- _Description of the task_:
An exact copy of each record is required.

BEGIN Given information

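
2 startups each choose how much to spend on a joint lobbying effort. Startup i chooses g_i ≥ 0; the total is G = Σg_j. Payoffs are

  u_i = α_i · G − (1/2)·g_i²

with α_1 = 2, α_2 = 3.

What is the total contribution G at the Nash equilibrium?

Startup i's FOC: ∂u_i/∂g_i = α_i − g_i = 0, so g_i* = α_i.
NE contributions = (2, 3); G = 5.

5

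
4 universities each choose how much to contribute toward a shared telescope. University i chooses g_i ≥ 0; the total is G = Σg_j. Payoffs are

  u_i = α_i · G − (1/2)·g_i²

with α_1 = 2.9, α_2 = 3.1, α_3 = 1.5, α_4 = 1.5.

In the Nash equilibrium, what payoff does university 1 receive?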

END Given information

- _Solution to this problem_:
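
2 startups each choose how much to spend on a joint lobbying effort. Startup i chooses g_i ≥ 0; the total is G = Σg_j. Payoffs are

  u_i = α_i · G − (1/2)·g_i²

with α_1 = 2, α_2 = 3.

What is the total contribution G at the Nash equilibrium?

Startup i's FOC: ∂u_i/∂g_i = α_i − g_i = 0, so g_i* = α_i.
NE contributions = (2, 3); G = 5.

5

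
4 universities each choose how much to contribute toward a shared telescope. University i chooses g_i ≥ 0; the total is G = Σg_j. Payoffs are

  u_i = α_i · G − (1/2)·g_i²

with α_1 = 2.9, α_2 = 3.1, α_3 = 1.5, α_4 = 1.5.

In the Nash equilibrium, what payoff does university 1 receive?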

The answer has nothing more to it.